TASK | The entire listing below should be output exactly as it stands.
::: GIVEN DATA :::
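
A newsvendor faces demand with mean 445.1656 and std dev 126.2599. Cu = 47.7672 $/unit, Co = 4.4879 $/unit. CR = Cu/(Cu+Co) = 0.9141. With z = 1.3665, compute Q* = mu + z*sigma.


CR = Cu/(Cu+Co) = 47.7672/(47.7672+4.4879) = 0.9141
z = 1.3665
Q* = 445.1656 + 1.3665 * 126.2599 = 617.6998

617.6998 units


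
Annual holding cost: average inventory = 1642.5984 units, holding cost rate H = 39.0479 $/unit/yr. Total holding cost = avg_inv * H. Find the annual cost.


Cost = 1642.5984 * 39.0479 = 64140.0181

64140.0181 $/yr


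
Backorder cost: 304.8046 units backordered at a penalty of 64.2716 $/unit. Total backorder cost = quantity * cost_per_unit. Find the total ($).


Total = 304.8046 * 64.2716 = 19590.2793

19590.2793 $


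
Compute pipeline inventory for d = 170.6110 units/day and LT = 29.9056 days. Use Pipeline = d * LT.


Pipeline = 170.6110 * 29.9056 = 5102.2243

5102.2243 units


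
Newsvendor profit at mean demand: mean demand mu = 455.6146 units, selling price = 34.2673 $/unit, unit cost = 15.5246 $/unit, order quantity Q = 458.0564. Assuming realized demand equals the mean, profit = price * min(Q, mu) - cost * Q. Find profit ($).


Sales at mu = min(458.0564, 455.6146) = 455.6146
Revenue = 34.2673 * 455.6146 = 15612.6822
Total cost = 15.5246 * 458.0564 = 7111.1424
Profit = 15612.6822 - 7111.1424 = 8501.5398

8501.5398 $


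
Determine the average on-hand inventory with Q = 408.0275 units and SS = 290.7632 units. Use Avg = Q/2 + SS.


Q/2 = 204.0137
Avg = 204.0137 + 290.7632 = 494.7769

494.7769 units


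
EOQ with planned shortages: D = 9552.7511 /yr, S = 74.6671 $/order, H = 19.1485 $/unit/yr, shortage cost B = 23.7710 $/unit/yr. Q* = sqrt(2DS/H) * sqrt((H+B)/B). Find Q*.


sqrt(2DS/H) = 272.9458
sqrt((H+B)/B) = 1.3437
Q* = 272.9458 * 1.3437 = 366.7584

366.7584 units


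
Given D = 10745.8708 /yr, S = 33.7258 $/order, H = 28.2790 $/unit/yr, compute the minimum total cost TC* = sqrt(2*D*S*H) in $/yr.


2*D*S*H = 20497359.5118
TC* = sqrt(20497359.5118) = 4527.4010

4527.4010 $/yr


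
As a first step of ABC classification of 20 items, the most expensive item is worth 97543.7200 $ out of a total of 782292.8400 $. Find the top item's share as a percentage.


Top item = 97543.7200
Total = 782292.8400
Percentage = 97543.7200 / 782292.8400 * 100 = 12.4690

12.4690%


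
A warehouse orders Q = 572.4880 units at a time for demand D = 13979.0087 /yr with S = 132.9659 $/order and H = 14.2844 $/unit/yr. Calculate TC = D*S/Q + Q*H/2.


Ordering cost = D*S/Q = 3246.7606
Holding cost = Q*H/2 = 4088.8238
TC = 3246.7606 + 4088.8238 = 7335.5844

7335.5844 $/yr


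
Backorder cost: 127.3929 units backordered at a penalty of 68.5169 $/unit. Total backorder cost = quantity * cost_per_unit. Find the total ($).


Total = 127.3929 * 68.5169 = 8728.5666

8728.5666 $


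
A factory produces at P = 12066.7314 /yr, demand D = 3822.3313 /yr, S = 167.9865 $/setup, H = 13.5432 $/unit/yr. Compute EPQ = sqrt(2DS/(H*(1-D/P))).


1 - D/P = 1 - 0.3168 = 0.6832
H*(1-D/P) = 9.2532
2DS = 1284200.1139
EPQ = sqrt(138784.8300) = 372.5384

372.5384 units


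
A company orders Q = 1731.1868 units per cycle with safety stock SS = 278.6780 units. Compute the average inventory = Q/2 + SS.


Q/2 = 865.5934
Avg = 865.5934 + 278.6780 = 1144.2714

1144.2714 units


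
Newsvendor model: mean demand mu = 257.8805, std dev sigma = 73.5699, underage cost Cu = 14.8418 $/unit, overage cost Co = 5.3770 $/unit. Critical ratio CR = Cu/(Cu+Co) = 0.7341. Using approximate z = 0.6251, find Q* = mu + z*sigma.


CR = Cu/(Cu+Co) = 14.8418/(14.8418+5.3770) = 0.7341
z = 0.6251
Q* = 257.8805 + 0.6251 * 73.5699 = 303.8690

303.8690 units


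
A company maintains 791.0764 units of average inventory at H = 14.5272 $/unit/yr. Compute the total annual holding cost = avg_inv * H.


Cost = 791.0764 * 14.5272 = 11492.1251

11492.1251 $/yr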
:::
YOUR RESPONSE |
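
A newsvendor faces demand with mean 445.1656 and std dev 126.2599. Cu = 47.7672 $/unit, Co = 4.4879 $/unit. CR = Cu/(Cu+Co) = 0.9141. With z = 1.3665, compute Q* = mu + z*sigma.


CR = Cu/(Cu+Co) = 47.7672/(47.7672+4.4879) = 0.9141
z = 1.3665
Q* = 445.1656 + 1.3665 * 126.2599 = 617.6998

617.6998 units


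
Annual holding cost: average inventory = 1642.5984 units, holding cost rate H = 39.0479 $/unit/yr. Total holding cost = avg_inv * H. Find the annual cost.


Cost = 1642.5984 * 39.0479 = 64140.0181

64140.0181 $/yr


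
Backorder cost: 304.8046 units backordered at a penalty of 64.2716 $/unit. Total backorder cost = quantity * cost_per_unit. Find the total ($).


Total = 304.8046 * 64.2716 = 19590.2793

19590.2793 $


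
Compute pipeline inventory for d = 170.6110 units/day and LT = 29.9056 days. Use Pipeline = d * LT.


Pipeline = 170.6110 * 29.9056 = 5102.2243

5102.2243 units


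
Newsvendor profit at mean demand: mean demand mu = 455.6146 units, selling price = 34.2673 $/unit, unit cost = 15.5246 $/unit, order quantity Q = 458.0564. Assuming realized demand equals the mean, profit = price * min(Q, mu) - cost * Q. Find profit ($).


Sales at mu = min(458.0564, 455.6146) = 455.6146
Revenue = 34.2673 * 455.6146 = 15612.6822
Total cost = 15.5246 * 458.0564 = 7111.1424
Profit = 15612.6822 - 7111.1424 = 8501.5398

8501.5398 $


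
Determine the average on-hand inventory with Q = 408.0275 units and SS = 290.7632 units. Use Avg = Q/2 + SS.


Q/2 = 204.0137
Avg = 204.0137 + 290.7632 = 494.7769

494.7769 units


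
EOQ with planned shortages: D = 9552.7511 /yr, S = 74.6671 $/order, H = 19.1485 $/unit/yr, shortage cost B = 23.7710 $/unit/yr. Q* = sqrt(2DS/H) * sqrt((H+B)/B). Find Q*.


sqrt(2DS/H) = 272.9458
sqrt((H+B)/B) = 1.3437
Q* = 272.9458 * 1.3437 = 366.7584

366.7584 units


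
Given D = 10745.8708 /yr, S = 33.7258 $/order, H = 28.2790 $/unit/yr, compute the minimum total cost TC* = sqrt(2*D*S*H) in $/yr.


2*D*S*H = 20497359.5118
TC* = sqrt(20497359.5118) = 4527.4010

4527.4010 $/yr


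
As a first step of ABC classification of 20 items, the most expensive item is worth 97543.7200 $ out of a total of 782292.8400 $. Find the top item's share as a percentage.


Top item = 97543.7200
Total = 782292.8400
Percentage = 97543.7200 / 782292.8400 * 100 = 12.4690

12.4690%


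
A warehouse orders Q = 572.4880 units at a time for demand D = 13979.0087 /yr with S = 132.9659 $/order and H = 14.2844 $/unit/yr. Calculate TC = D*S/Q + Q*H/2.


Ordering cost = D*S/Q = 3246.7606
Holding cost = Q*H/2 = 4088.8238
TC = 3246.7606 + 4088.8238 = 7335.5844

7335.5844 $/yr


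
Backorder cost: 127.3929 units backordered at a penalty of 68.5169 $/unit. Total backorder cost = quantity * cost_per_unit. Find the total ($).


Total = 127.3929 * 68.5169 = 8728.5666

8728.5666 $


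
A factory produces at P = 12066.7314 /yr, demand D = 3822.3313 /yr, S = 167.9865 $/setup, H = 13.5432 $/unit/yr. Compute EPQ = sqrt(2DS/(H*(1-D/P))).


1 - D/P = 1 - 0.3168 = 0.6832
H*(1-D/P) = 9.2532
2DS = 1284200.1139
EPQ = sqrt(138784.8300) = 372.5384

372.5384 units


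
A company orders Q = 1731.1868 units per cycle with safety stock SS = 278.6780 units. Compute the average inventory = Q/2 + SS.


Q/2 = 865.5934
Avg = 865.5934 + 278.6780 = 1144.2714

1144.2714 units


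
Newsvendor model: mean demand mu = 257.8805, std dev sigma = 73.5699, underage cost Cu = 14.8418 $/unit, overage cost Co = 5.3770 $/unit. Critical ratio CR = Cu/(Cu+Co) = 0.7341. Using approximate z = 0.6251, find Q* = mu + z*sigma.


CR = Cu/(Cu+Co) = 14.8418/(14.8418+5.3770) = 0.7341
z = 0.6251
Q* = 257.8805 + 0.6251 * 73.5699 = 303.8690

303.8690 units


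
A company maintains 791.0764 units of average inventory at H = 14.5272 $/unit/yr. Compute the total annual holding cost = avg_inv * H.


Cost = 791.0764 * 14.5272 = 11492.1251

11492.1251 $/yr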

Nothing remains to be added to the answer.